Given entries:

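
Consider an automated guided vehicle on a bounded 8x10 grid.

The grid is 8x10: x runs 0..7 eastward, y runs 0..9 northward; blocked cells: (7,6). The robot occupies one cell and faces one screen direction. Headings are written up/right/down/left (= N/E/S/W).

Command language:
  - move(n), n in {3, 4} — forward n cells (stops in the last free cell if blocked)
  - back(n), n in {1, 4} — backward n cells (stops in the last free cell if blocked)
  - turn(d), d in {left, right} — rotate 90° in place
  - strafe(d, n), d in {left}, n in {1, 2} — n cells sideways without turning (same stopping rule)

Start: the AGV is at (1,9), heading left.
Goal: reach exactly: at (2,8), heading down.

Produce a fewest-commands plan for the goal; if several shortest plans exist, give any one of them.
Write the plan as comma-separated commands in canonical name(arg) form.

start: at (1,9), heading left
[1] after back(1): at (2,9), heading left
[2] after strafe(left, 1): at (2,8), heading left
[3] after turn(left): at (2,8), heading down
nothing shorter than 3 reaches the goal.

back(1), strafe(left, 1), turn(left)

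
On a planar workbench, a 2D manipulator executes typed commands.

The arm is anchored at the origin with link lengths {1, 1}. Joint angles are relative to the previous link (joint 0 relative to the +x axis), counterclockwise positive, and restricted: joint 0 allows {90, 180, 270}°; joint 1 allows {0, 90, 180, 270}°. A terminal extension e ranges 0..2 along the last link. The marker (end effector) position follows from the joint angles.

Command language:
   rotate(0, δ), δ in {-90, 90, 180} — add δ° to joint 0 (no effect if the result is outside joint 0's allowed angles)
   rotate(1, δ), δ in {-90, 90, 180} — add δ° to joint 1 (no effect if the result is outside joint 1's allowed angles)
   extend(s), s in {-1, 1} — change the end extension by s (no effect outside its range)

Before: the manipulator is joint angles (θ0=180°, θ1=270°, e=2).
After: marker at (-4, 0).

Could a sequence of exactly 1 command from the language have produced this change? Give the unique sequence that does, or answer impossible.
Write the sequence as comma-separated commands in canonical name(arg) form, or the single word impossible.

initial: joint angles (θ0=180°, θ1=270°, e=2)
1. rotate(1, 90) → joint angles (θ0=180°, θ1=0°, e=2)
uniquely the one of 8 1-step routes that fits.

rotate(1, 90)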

Exercise objective: What's needed is a word-for-word restatement of all the entries.

Output for this exercise:
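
Consider an automated guided vehicle on a bounded 8x10 grid.

The grid is 8x10: x runs 0..7 eastward, y runs 0..9 northward; blocked cells: (7,6). The robot occupies one cell and faces one screen direction. Headings are written up/right/down/left (= N/E/S/W).

Command language:
  - move(n), n in {3, 4} — forward n cells (stops in the last free cell if blocked)
  - back(n), n in {1, 4} — backward n cells (stops in the last free cell if blocked)
  - turn(d), d in {left, right} — rotate 90° in place
  - strafe(d, n), d in {left}, n in {1, 2} — n cells sideways without turning (same stopping rule)

Start: the AGV is at (1,9), heading left.
Goal: reach exactly: at (2,8), heading down.

Produce a fewest-commands plan for the goal; if several shortest plans exist, give any one of them.
Write the plan as comma-separated commands in canonical name(arg) form.

start: at (1,9), heading left
[1] after back(1): at (2,9), heading left
[2] after strafe(left, 1): at (2,8), heading left
[3] after turn(left): at (2,8), heading down
nothing shorter than 3 reaches the goal.

back(1), strafe(left, 1), turn(left)

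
On a planar workbench, a 2D manipulator executes typed commands.

The arm is anchored at the origin with link lengths {1, 1}. Joint angles are relative to the previous link (joint 0 relative to the +x axis), counterclockwise positive, and restricted: joint 0 allows {90, 180, 270}°; joint 1 allows {0, 90, 180, 270}°. A terminal extension e ranges 0..2 along the last link. The marker (end effector) position follows from the joint angles.

Command language:
   rotate(0, δ), δ in {-90, 90, 180} — add δ° to joint 0 (no effect if the result is outside joint 0's allowed angles)
   rotate(1, δ), δ in {-90, 90, 180} — add δ° to joint 1 (no effect if the result is outside joint 1's allowed angles)
   extend(s), s in {-1, 1} — change the end extension by s (no effect outside its range)

Before: the manipulator is joint angles (θ0=180°, θ1=270°, e=2).
After: marker at (-4, 0).

Could a sequence of exactly 1 command from the language have produced this change? Give the unique sequence that does, or answer impossible.
Write the sequence as comma-separated commands in canonical name(arg) form, or the single word impossible.

initial: joint angles (θ0=180°, θ1=270°, e=2)
1. rotate(1, 90) → joint angles (θ0=180°, θ1=0°, e=2)
uniquely the one of 8 1-step routes that fits.

rotate(1, 90)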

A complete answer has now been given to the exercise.